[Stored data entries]

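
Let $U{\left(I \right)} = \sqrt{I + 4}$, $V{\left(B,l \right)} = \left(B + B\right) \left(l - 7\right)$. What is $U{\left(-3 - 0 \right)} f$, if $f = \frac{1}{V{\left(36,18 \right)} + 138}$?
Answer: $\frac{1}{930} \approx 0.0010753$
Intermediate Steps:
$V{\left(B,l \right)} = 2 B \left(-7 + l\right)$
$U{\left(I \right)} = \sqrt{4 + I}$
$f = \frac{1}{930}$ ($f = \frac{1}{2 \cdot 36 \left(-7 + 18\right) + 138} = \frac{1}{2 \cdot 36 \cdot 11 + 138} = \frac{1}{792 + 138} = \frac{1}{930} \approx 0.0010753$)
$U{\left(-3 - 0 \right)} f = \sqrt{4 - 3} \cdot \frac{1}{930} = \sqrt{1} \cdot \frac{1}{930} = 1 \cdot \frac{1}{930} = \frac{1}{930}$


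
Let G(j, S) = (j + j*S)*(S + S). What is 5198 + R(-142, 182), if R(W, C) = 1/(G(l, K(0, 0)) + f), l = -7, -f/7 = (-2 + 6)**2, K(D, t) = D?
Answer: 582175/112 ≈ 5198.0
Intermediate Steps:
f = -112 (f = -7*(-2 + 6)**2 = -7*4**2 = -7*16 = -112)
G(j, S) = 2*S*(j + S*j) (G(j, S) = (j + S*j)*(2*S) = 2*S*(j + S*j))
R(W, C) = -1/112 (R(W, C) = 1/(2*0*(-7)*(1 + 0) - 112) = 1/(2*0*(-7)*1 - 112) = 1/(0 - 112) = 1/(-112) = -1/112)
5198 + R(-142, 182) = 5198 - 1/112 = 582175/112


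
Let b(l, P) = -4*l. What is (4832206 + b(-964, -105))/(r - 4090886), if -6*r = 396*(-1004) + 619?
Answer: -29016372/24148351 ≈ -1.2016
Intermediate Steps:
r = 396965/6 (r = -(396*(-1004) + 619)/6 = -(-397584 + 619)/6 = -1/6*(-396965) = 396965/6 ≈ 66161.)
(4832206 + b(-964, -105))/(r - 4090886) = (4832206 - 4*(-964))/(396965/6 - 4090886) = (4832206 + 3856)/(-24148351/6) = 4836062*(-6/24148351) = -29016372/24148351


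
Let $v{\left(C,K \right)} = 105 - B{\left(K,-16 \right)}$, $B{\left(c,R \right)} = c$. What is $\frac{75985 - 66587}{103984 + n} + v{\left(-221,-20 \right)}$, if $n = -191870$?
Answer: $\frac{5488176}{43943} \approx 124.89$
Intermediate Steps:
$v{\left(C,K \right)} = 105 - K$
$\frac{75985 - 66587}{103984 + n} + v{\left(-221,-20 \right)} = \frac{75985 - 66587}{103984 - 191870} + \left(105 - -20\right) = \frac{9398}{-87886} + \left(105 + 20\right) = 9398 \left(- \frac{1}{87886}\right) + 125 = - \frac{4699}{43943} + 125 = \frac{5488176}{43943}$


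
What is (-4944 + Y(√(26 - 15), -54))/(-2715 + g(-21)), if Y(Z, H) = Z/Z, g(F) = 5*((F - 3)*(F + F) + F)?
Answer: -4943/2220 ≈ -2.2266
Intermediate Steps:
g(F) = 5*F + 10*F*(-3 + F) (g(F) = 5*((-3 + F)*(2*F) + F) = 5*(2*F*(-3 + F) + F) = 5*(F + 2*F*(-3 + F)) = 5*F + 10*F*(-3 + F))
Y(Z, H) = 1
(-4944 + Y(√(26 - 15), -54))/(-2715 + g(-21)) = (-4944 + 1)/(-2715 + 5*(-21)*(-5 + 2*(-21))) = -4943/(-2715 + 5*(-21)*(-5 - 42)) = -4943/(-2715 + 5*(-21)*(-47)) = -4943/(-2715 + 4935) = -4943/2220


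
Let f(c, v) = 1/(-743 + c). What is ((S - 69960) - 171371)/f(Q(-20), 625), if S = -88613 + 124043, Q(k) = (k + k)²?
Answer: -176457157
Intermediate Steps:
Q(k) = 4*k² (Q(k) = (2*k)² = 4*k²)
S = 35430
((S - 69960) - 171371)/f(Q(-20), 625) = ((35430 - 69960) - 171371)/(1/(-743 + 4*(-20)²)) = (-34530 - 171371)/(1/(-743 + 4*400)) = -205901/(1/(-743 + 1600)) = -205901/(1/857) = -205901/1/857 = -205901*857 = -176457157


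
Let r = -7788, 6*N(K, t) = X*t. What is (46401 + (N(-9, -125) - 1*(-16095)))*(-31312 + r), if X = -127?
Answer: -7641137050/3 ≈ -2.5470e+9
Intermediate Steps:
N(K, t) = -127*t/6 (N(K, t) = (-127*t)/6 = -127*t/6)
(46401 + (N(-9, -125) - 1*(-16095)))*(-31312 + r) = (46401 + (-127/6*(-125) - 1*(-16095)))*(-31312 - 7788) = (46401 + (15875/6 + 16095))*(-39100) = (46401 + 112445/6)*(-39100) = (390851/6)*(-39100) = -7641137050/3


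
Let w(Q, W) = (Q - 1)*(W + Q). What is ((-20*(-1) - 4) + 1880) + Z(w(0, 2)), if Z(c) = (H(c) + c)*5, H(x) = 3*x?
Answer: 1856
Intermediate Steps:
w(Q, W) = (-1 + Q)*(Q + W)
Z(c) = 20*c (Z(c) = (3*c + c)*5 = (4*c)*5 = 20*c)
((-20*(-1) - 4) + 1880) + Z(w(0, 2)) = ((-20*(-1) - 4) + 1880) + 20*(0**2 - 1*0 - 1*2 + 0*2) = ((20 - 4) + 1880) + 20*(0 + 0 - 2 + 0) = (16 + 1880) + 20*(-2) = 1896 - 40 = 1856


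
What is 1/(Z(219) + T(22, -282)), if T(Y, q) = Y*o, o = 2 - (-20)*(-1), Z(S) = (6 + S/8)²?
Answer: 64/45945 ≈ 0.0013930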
--
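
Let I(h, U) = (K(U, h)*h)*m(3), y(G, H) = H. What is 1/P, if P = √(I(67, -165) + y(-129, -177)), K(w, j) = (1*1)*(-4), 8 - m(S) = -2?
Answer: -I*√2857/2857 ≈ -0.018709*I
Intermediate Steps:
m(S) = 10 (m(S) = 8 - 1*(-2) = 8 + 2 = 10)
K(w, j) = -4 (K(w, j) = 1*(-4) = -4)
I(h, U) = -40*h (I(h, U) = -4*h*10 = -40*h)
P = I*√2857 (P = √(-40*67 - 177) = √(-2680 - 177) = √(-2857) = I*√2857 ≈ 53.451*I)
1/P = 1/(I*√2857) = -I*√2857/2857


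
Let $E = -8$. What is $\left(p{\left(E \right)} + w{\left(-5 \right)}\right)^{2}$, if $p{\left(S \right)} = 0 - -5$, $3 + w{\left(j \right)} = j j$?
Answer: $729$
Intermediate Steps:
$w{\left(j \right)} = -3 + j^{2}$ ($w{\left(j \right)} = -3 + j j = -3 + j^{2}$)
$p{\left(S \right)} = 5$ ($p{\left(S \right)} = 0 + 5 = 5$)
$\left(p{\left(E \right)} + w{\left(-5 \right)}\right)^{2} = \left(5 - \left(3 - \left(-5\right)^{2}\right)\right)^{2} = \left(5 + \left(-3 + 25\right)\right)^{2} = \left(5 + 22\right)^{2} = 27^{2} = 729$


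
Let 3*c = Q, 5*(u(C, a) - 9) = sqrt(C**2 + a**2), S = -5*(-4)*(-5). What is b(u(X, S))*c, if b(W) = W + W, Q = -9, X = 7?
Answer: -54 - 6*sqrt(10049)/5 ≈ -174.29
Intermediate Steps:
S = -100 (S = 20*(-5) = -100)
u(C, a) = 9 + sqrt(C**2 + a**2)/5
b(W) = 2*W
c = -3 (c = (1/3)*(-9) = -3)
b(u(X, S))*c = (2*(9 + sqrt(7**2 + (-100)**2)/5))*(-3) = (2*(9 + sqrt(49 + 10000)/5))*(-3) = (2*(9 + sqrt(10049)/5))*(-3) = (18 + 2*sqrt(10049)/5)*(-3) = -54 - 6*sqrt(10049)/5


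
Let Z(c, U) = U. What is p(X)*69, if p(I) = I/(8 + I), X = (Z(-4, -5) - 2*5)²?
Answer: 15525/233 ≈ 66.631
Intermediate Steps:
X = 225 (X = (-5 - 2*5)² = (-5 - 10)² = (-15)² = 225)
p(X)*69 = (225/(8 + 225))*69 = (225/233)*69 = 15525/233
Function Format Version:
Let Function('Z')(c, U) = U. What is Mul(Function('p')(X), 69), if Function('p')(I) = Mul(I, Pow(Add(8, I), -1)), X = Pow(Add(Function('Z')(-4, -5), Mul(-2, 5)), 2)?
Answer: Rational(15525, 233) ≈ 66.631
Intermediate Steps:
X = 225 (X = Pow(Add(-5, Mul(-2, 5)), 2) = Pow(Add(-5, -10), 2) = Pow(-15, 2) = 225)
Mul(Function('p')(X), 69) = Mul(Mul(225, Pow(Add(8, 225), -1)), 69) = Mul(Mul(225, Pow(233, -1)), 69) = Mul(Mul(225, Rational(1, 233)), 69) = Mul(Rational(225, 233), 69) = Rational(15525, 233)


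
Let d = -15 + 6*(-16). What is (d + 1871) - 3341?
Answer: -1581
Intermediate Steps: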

> [EXERCISE DIRECTIONS]:
Once you find the line with "Let f(c, v)" above, print it and every line after it up to and including the line with "Answer: -176457157", exactly as written and nothing else.

> [REPLY]:
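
Let f(c, v) = 1/(-743 + c). What is ((S - 69960) - 171371)/f(Q(-20), 625), if S = -88613 + 124043, Q(k) = (k + k)²?
Answer: -176457157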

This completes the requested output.